### Given data
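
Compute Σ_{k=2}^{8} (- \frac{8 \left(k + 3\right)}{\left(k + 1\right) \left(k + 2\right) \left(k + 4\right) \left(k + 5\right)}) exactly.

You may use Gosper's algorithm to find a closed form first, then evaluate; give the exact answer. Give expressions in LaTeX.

Σ = -112/585

t_(k+1)/t_k = (k + 1)*(k + 4)**2/((k + 3)**2*(k + 6)).
Gosper form: A/B · C(k+1)/C(k) with A=k + 1, B=k + 6, C=k**2 + 6*k + 9.
f must satisfy (k + 1)·f(k+1) − (k + 5)·f(k) = k**2 + 6*k + 9.
From deg A=1, deg B=1, deg C=2: d=4.
Solving with deg f ≤ 4: f(k) = k*(k + 2)*(k + 3)*(k + 5)/8.
So s_k = (B(k−1)f/C)·t_k = (k*(k + 2)*(k + 5)**2/(8*(k + 3)))·t_k = k*(-k - 5)/(k**2 + 5*k + 4).
Δs = 8*(-k - 3)/(k**4 + 12*k**3 + 49*k**2 + 78*k + 40), as required.
Σ_(k=2)^(8) t_k = s_(9) − s_(2) = -63/65 − (-7/9) = -112/585.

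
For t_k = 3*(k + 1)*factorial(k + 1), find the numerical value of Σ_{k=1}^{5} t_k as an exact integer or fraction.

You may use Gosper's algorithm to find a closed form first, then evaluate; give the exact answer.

Σ = 15114

t_(k+1)/t_k = (k + 2)**2/(k + 1).
Normal form (A,B,C) = (k + 2, 1, k + 1).
Solve (k + 2)·f(k+1) − (1)·f(k) = k + 1.
From deg A=1, deg B=0, deg C=1: d=0.
A polynomial solution: f(k) = 1.
Certificate R = B(k−1)f/C = 1/(k + 1) gives s_k = 3*factorial(k + 1).
Verify: 3*(k + 1)*factorial(k + 1) matches t_k.
Evaluate s at k=6 and k=1: 15120 and 6; difference 15114.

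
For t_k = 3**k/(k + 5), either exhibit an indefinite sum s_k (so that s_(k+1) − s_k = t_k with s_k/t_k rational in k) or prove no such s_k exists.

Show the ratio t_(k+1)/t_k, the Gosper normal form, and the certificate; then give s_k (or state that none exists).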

### Work task
Everything from the first line of the records above to the line containing "For t_k = 3*(k", inclusive, should be repeated exactly; leave out the rest.

### Task response
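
Compute Σ_{k=2}^{8} (- \frac{8 \left(k + 3\right)}{\left(k + 1\right) \left(k + 2\right) \left(k + 4\right) \left(k + 5\right)}) exactly.

You may use Gosper's algorithm to find a closed form first, then evaluate; give the exact answer. Give expressions in LaTeX.

Σ = -112/585

t_(k+1)/t_k = (k + 1)*(k + 4)**2/((k + 3)**2*(k + 6)).
Gosper form: A/B · C(k+1)/C(k) with A=k + 1, B=k + 6, C=k**2 + 6*k + 9.
f must satisfy (k + 1)·f(k+1) − (k + 5)·f(k) = k**2 + 6*k + 9.
From deg A=1, deg B=1, deg C=2: d=4.
Solving with deg f ≤ 4: f(k) = k*(k + 2)*(k + 3)*(k + 5)/8.
So s_k = (B(k−1)f/C)·t_k = (k*(k + 2)*(k + 5)**2/(8*(k + 3)))·t_k = k*(-k - 5)/(k**2 + 5*k + 4).
Δs = 8*(-k - 3)/(k**4 + 12*k**3 + 49*k**2 + 78*k + 40), as required.
Σ_(k=2)^(8) t_k = s_(9) − s_(2) = -63/65 − (-7/9) = -112/585.

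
For t_k = 3*(k + 1)*factorial(k + 1), find the numerical value of Σ_{k=1}^{5} t_k as an exact integer or fraction.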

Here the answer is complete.